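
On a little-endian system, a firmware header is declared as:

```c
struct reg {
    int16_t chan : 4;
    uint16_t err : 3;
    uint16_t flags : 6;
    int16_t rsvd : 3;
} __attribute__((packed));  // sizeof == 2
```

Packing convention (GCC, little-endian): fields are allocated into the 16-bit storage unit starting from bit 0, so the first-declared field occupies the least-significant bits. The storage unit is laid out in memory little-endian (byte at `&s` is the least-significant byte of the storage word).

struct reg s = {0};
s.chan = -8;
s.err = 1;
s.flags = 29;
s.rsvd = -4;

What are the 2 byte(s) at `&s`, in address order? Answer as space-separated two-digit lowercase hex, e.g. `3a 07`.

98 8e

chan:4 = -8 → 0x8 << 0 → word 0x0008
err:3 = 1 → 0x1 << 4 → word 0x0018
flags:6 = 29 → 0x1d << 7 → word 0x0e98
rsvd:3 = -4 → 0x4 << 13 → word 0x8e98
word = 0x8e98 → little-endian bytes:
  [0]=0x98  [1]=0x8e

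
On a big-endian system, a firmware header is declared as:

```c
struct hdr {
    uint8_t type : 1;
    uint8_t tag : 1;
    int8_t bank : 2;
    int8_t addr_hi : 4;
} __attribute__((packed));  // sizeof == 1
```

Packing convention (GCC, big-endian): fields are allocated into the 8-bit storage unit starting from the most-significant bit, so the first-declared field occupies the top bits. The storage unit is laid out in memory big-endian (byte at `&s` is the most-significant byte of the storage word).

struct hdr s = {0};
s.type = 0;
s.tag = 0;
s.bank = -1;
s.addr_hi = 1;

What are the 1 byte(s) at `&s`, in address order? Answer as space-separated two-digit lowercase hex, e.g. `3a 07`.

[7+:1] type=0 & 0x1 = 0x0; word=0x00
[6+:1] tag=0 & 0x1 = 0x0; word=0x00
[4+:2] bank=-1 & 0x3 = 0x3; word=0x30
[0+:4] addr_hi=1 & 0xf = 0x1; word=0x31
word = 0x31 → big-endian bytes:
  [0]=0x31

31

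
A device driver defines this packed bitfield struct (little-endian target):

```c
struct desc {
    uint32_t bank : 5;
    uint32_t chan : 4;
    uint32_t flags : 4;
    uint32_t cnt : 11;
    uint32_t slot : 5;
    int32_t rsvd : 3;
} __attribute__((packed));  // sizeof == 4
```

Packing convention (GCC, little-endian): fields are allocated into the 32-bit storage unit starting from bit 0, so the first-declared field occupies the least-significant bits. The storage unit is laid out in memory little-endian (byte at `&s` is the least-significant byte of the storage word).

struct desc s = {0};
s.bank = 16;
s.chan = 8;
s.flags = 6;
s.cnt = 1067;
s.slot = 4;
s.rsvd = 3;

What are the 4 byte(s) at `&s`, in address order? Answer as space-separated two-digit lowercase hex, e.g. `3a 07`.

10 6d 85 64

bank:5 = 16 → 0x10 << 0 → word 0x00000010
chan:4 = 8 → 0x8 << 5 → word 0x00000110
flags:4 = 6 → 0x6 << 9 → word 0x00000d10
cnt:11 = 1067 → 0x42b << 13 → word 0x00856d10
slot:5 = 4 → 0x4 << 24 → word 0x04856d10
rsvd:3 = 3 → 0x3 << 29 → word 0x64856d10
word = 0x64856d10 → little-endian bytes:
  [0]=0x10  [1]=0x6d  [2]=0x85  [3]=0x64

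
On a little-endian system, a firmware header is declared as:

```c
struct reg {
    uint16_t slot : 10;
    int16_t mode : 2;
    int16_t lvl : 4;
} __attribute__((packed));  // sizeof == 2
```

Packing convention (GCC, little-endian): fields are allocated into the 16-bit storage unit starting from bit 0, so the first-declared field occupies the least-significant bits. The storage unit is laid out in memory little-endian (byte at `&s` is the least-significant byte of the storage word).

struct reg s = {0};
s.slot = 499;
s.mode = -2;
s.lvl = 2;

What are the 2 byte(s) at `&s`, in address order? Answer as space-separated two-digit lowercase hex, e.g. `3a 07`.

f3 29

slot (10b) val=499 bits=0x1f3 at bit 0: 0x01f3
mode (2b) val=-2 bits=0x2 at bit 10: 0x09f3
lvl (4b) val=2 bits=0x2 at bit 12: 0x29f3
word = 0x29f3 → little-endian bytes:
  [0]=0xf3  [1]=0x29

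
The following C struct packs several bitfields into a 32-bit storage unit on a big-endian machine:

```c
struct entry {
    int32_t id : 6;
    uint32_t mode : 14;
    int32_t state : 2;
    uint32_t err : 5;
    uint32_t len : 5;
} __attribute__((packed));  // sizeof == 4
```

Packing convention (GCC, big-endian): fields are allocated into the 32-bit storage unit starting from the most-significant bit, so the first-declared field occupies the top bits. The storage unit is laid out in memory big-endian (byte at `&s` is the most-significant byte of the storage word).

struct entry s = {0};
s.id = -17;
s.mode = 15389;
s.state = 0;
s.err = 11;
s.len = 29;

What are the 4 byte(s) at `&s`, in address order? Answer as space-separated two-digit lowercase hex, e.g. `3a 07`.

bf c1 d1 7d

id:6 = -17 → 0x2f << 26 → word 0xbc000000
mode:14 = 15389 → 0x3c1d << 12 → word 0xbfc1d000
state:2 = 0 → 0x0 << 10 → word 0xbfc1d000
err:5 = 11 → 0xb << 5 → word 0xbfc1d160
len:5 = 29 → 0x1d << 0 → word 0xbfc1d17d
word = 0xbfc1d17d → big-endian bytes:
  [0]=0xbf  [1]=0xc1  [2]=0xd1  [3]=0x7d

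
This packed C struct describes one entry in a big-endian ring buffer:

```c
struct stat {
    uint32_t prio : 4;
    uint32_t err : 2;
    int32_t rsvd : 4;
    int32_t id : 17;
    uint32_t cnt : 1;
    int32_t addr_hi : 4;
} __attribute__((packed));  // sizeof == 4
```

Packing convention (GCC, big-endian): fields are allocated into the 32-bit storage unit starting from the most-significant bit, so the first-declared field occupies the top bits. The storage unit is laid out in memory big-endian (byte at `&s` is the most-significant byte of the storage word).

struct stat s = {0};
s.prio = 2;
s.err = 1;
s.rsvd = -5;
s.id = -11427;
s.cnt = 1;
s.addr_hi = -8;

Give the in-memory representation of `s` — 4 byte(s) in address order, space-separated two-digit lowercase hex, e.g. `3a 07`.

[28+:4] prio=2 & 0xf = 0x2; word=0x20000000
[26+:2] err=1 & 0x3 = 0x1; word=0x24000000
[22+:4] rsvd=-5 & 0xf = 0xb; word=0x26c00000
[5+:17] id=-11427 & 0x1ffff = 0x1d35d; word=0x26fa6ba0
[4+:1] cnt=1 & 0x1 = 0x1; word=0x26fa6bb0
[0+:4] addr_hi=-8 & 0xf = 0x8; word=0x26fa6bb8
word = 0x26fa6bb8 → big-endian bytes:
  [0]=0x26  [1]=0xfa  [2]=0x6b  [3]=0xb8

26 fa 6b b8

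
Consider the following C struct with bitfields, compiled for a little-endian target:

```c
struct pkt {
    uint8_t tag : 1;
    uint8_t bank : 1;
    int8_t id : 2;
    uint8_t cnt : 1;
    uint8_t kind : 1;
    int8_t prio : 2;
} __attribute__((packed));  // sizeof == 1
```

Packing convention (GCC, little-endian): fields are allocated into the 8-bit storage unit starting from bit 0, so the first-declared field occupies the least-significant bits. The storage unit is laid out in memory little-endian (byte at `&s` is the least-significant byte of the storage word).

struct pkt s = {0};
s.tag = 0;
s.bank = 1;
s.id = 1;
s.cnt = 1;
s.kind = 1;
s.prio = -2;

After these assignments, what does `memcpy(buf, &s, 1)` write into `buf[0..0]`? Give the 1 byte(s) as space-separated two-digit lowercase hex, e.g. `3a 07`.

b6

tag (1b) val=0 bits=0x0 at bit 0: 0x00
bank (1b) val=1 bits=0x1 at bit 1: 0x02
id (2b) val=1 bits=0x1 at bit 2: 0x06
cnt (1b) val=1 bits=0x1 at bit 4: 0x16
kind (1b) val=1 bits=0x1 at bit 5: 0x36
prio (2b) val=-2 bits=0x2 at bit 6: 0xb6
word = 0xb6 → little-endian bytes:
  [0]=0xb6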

> About this task: Please state how many lines of the material contain the word "following", giving the number alone.

> Result for this task: 2